◆ WHAT TO DO
Write the records out again. Match them exactly.

━━━ RECORDS FOR THE TASK

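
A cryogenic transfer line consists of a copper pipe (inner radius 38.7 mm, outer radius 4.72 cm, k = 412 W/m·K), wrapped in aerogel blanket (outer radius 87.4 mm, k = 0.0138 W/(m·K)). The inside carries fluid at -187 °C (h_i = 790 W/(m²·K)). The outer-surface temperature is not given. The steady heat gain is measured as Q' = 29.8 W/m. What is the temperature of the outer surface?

T_out = 24.9 °C

Sum the resistances:
  R'_conv,in = 1/(2πr h) = 1/(2π·0.0387·790) = 0.005206 m·K/W
  R'_copper = ln(0.0472/0.0387)/(2πk) = 0.1986/(2π·412) = 7.670×10^-5 m·K/W
  R'_aerogel blanket = ln(0.0874/0.0472)/(2πk) = 0.6161/(2π·0.0138) = 7.105 m·K/W
ΣR = 7.111 m·K/W
ΔT = Q'·ΣR = 29.8 × 7.111 = 211.9 K
Heat flows inward, so T_out = T_in + ΔT = -187 + 211.9 = 24.9 °C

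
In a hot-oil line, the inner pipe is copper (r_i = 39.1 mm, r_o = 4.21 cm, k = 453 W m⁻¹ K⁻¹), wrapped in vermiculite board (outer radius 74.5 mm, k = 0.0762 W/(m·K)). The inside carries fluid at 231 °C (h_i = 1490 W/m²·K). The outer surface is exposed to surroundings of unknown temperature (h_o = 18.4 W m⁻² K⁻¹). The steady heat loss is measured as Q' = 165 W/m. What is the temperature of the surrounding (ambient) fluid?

T_out = 14.7 °C

Sum the resistances:
  R'_conv,in = 1/(2πr h) = 1/(2π·0.0391·1490) = 0.002732 m·K/W
  R'_copper = ln(0.0421/0.0391)/(2πk) = 0.07393/(2π·453) = 2.597×10^-5 m·K/W
  R'_vermiculite board = ln(0.0745/0.0421)/(2πk) = 0.5708/(2π·0.0762) = 1.192 m·K/W
  R'_conv,out = 1/(2πr h) = 1/(2π·0.0745·18.4) = 0.1161 m·K/W
ΣR = 1.311 m·K/W
ΔT = Q'·ΣR = 165 × 1.311 = 216.3 K
Heat flows outward, so T_out = T_in − ΔT = 231 − 216.3 = 14.7 °C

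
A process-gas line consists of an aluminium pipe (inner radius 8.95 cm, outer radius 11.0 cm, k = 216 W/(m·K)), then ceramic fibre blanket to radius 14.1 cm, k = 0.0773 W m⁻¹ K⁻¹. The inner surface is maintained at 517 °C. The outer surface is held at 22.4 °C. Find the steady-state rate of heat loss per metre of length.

Q' = 967 W/m

Treat each layer as a resistance in series:
  R'_aluminium = ln(0.110/0.0895)/(2πk) = 0.2062/(2π·216) = 1.520×10^-4 m·K/W
  R'_ceramic fibre blanket = ln(0.141/0.110)/(2πk) = 0.2483/(2π·0.0773) = 0.5112 m·K/W
ΣR = 1.520×10^-4 + 0.5112 = 0.5114 m·K/W
Q' = ΔT/ΣR = (517 °C − 22.4 °C)/0.5114 = 967 W/m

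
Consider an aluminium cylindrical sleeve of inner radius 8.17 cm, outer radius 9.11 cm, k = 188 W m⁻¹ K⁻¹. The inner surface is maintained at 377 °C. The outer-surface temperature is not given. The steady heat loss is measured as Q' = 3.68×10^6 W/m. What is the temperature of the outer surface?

T_out = 37.7 °C

Series resistances:
  R'_aluminium = ln(0.0911/0.0817)/(2πk) = 0.1089/(2π·188) = 9.219×10^-5 m·K/W
ΣR = 9.219×10^-5 m·K/W
ΔT = Q'·ΣR = 3.68×10^6 × 9.219×10^-5 = 339.3 K
Heat flows outward, so T_out = T_in − ΔT = 377 − 339.3 = 37.7 °C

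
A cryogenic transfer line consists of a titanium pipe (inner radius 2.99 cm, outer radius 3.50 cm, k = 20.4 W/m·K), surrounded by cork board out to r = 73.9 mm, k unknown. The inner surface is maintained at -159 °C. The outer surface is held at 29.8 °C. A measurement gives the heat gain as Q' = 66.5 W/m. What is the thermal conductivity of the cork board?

k = 0.0419 W/m·K

ΣR = ΔT/Q' = |-159 − 29.8|/66.5 = 2.839 m·K/W
Known resistances:
  R'_titanium = ln(0.0350/0.0299)/(2πk) = 0.1575/(2π·20.4) = 0.001229 m·K/W
R_cork board = ΣR − ΣR_known = 2.839 − 0.001229 = 2.838 m·K/W
ln(r₂/r₁)/(2πk) = 2.838 ⇒ k = 0.7474/(2π·2.838) = 0.0419 W/m·K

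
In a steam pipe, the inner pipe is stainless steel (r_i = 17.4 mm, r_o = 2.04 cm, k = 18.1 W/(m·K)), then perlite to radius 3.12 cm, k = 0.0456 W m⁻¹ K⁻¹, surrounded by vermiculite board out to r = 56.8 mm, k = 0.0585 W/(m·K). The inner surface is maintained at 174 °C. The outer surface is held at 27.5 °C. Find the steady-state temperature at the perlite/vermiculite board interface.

T = 104 °C

Series thermal resistances, inner to outer:
  R'_stainless steel = ln(0.0204/0.0174)/(2πk) = 0.1591/(2π·18.1) = 0.001399 m·K/W
  R'_perlite = ln(0.0312/0.0204)/(2πk) = 0.4249/(2π·0.0456) = 1.483 m·K/W
  R'_vermiculite board = ln(0.0568/0.0312)/(2πk) = 0.5991/(2π·0.0585) = 1.630 m·K/W
ΣR = 0.001399 + 1.483 + 1.630 = 3.114 m·K/W
Q' = ΔT/ΣR = (174 °C − 27.5 °C)/3.114 = 47.05 W/m
From the inner boundary to the perlite/vermiculite board interface, ΣR_partial = 1.484 m·K/W.
T_interface = T_in − Q'·ΣR_partial = 174 °C − (47.05)(1.484) = 104 °C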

━━━━━━

◆ EXERCISE RESPONSE
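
A cryogenic transfer line consists of a copper pipe (inner radius 38.7 mm, outer radius 4.72 cm, k = 412 W/m·K), wrapped in aerogel blanket (outer radius 87.4 mm, k = 0.0138 W/(m·K)). The inside carries fluid at -187 °C (h_i = 790 W/(m²·K)). The outer-surface temperature is not given. The steady heat gain is measured as Q' = 29.8 W/m. What is the temperature of the outer surface?

T_out = 24.9 °C

Sum the resistances:
  R'_conv,in = 1/(2πr h) = 1/(2π·0.0387·790) = 0.005206 m·K/W
  R'_copper = ln(0.0472/0.0387)/(2πk) = 0.1986/(2π·412) = 7.670×10^-5 m·K/W
  R'_aerogel blanket = ln(0.0874/0.0472)/(2πk) = 0.6161/(2π·0.0138) = 7.105 m·K/W
ΣR = 7.111 m·K/W
ΔT = Q'·ΣR = 29.8 × 7.111 = 211.9 K
Heat flows inward, so T_out = T_in + ΔT = -187 + 211.9 = 24.9 °C

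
In a hot-oil line, the inner pipe is copper (r_i = 39.1 mm, r_o = 4.21 cm, k = 453 W m⁻¹ K⁻¹), wrapped in vermiculite board (outer radius 74.5 mm, k = 0.0762 W/(m·K)). The inside carries fluid at 231 °C (h_i = 1490 W/m²·K). The outer surface is exposed to surroundings of unknown temperature (h_o = 18.4 W m⁻² K⁻¹). The steady heat loss is measured as Q' = 165 W/m. What is the temperature of the surrounding (ambient) fluid?

T_out = 14.7 °C

Sum the resistances:
  R'_conv,in = 1/(2πr h) = 1/(2π·0.0391·1490) = 0.002732 m·K/W
  R'_copper = ln(0.0421/0.0391)/(2πk) = 0.07393/(2π·453) = 2.597×10^-5 m·K/W
  R'_vermiculite board = ln(0.0745/0.0421)/(2πk) = 0.5708/(2π·0.0762) = 1.192 m·K/W
  R'_conv,out = 1/(2πr h) = 1/(2π·0.0745·18.4) = 0.1161 m·K/W
ΣR = 1.311 m·K/W
ΔT = Q'·ΣR = 165 × 1.311 = 216.3 K
Heat flows outward, so T_out = T_in − ΔT = 231 − 216.3 = 14.7 °C

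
A process-gas line consists of an aluminium pipe (inner radius 8.95 cm, outer radius 11.0 cm, k = 216 W/(m·K)), then ceramic fibre blanket to radius 14.1 cm, k = 0.0773 W m⁻¹ K⁻¹. The inner surface is maintained at 517 °C. The outer surface is held at 22.4 °C. Find the steady-state rate of heat loss per metre of length.

Q' = 967 W/m

Treat each layer as a resistance in series:
  R'_aluminium = ln(0.110/0.0895)/(2πk) = 0.2062/(2π·216) = 1.520×10^-4 m·K/W
  R'_ceramic fibre blanket = ln(0.141/0.110)/(2πk) = 0.2483/(2π·0.0773) = 0.5112 m·K/W
ΣR = 1.520×10^-4 + 0.5112 = 0.5114 m·K/W
Q' = ΔT/ΣR = (517 °C − 22.4 °C)/0.5114 = 967 W/m

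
Consider an aluminium cylindrical sleeve of inner radius 8.17 cm, outer radius 9.11 cm, k = 188 W m⁻¹ K⁻¹. The inner surface is maintained at 377 °C. The outer-surface temperature is not given. The steady heat loss is measured as Q' = 3.68×10^6 W/m. What is the temperature of the outer surface?

T_out = 37.7 °C

Series resistances:
  R'_aluminium = ln(0.0911/0.0817)/(2πk) = 0.1089/(2π·188) = 9.219×10^-5 m·K/W
ΣR = 9.219×10^-5 m·K/W
ΔT = Q'·ΣR = 3.68×10^6 × 9.219×10^-5 = 339.3 K
Heat flows outward, so T_out = T_in − ΔT = 377 − 339.3 = 37.7 °C

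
A cryogenic transfer line consists of a titanium pipe (inner radius 2.99 cm, outer radius 3.50 cm, k = 20.4 W/m·K), surrounded by cork board out to r = 73.9 mm, k unknown. The inner surface is maintained at -159 °C. The outer surface is held at 29.8 °C. A measurement gives the heat gain as Q' = 66.5 W/m. What is the thermal conductivity of the cork board?

k = 0.0419 W/m·K

ΣR = ΔT/Q' = |-159 − 29.8|/66.5 = 2.839 m·K/W
Known resistances:
  R'_titanium = ln(0.0350/0.0299)/(2πk) = 0.1575/(2π·20.4) = 0.001229 m·K/W
R_cork board = ΣR − ΣR_known = 2.839 − 0.001229 = 2.838 m·K/W
ln(r₂/r₁)/(2πk) = 2.838 ⇒ k = 0.7474/(2π·2.838) = 0.0419 W/m·K

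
In a steam pipe, the inner pipe is stainless steel (r_i = 17.4 mm, r_o = 2.04 cm, k = 18.1 W/(m·K)), then perlite to radius 3.12 cm, k = 0.0456 W m⁻¹ K⁻¹, surrounded by vermiculite board out to r = 56.8 mm, k = 0.0585 W/(m·K). The inner surface is maintained at 174 °C. The outer surface is held at 27.5 °C. Find the steady-state temperature at the perlite/vermiculite board interface.

T = 104 °C

Series thermal resistances, inner to outer:
  R'_stainless steel = ln(0.0204/0.0174)/(2πk) = 0.1591/(2π·18.1) = 0.001399 m·K/W
  R'_perlite = ln(0.0312/0.0204)/(2πk) = 0.4249/(2π·0.0456) = 1.483 m·K/W
  R'_vermiculite board = ln(0.0568/0.0312)/(2πk) = 0.5991/(2π·0.0585) = 1.630 m·K/W
ΣR = 0.001399 + 1.483 + 1.630 = 3.114 m·K/W
Q' = ΔT/ΣR = (174 °C − 27.5 °C)/3.114 = 47.05 W/m
From the inner boundary to the perlite/vermiculite board interface, ΣR_partial = 1.484 m·K/W.
T_interface = T_in − Q'·ΣR_partial = 174 °C − (47.05)(1.484) = 104 °C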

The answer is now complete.